Pull every line that includes the word "macroinvertebrate" from the data.

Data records
※ ※ ※

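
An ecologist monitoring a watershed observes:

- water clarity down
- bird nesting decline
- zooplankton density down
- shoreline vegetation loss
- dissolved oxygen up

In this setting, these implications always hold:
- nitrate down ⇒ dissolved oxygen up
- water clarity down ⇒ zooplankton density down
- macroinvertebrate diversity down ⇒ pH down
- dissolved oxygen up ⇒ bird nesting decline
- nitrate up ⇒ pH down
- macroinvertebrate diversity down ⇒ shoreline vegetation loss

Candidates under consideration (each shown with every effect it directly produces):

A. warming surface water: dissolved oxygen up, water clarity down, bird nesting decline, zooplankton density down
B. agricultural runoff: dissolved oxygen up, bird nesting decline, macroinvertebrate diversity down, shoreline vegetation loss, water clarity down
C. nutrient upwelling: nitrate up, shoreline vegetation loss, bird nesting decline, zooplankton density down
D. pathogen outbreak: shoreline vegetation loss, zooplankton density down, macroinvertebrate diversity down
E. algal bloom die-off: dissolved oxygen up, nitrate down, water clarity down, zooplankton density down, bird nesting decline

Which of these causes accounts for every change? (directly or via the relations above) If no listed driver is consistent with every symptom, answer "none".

Checking each candidate against the observations:
(A) warming surface water — water clarity down match; bird nesting decline match; zooplankton density down match; shoreline vegetation loss miss; dissolved oxygen up match
(B) agricultural runoff — accounts for every observation (zooplankton density down through water clarity down → zooplankton density down)
(C) nutrient upwelling — does not account for water clarity down, dissolved oxygen up
(D) pathogen outbreak — water clarity down miss; bird nesting decline miss; zooplankton density down match; shoreline vegetation loss match; dissolved oxygen up miss
(E) algal bloom die-off — water clarity down match; bird nesting decline match; zooplankton density down match; shoreline vegetation loss miss; dissolved oxygen up match
Only (B) is consistent with every observation.

B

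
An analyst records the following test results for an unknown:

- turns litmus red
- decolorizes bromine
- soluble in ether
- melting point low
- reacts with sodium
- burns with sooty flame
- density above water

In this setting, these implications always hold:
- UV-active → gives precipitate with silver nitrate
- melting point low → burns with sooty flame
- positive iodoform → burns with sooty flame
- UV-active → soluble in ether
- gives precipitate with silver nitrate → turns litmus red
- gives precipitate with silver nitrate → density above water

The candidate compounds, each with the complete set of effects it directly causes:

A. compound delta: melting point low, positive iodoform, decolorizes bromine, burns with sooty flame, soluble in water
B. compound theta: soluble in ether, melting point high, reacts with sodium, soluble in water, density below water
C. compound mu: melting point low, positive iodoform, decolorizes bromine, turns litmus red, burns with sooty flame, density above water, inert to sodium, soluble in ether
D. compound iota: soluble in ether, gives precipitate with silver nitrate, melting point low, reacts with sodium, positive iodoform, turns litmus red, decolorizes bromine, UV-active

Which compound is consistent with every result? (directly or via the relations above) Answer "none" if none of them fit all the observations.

D

For each candidate, compare predicted effects to what was observed:
(A) compound delta — turns litmus red miss; decolorizes bromine match; soluble in ether miss; melting point low match; reacts with sodium miss; burns with sooty flame match; density above water miss
(B) compound theta — fails on turns litmus red, decolorizes bromine, melting point low, burns with sooty flame, density above water (predicts melting point high, not melting point low; predicts density below water, not density above water)
(C) compound mu — fails on reacts with sodium (predicts inert to sodium, not reacts with sodium)
(D) compound iota — accounts for every observation (burns with sooty flame via positive iodoform → burns with sooty flame)
Only (D) is consistent with every observation.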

※ ※ ※

### FINAL ANSWER
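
- macroinvertebrate diversity down ⇒ pH down
- macroinvertebrate diversity down ⇒ shoreline vegetation loss
B. agricultural runoff: dissolved oxygen up, bird nesting decline, macroinvertebrate diversity down, shoreline vegetation loss, water clarity down
D. pathogen outbreak: shoreline vegetation loss, zooplankton density down, macroinvertebrate diversity down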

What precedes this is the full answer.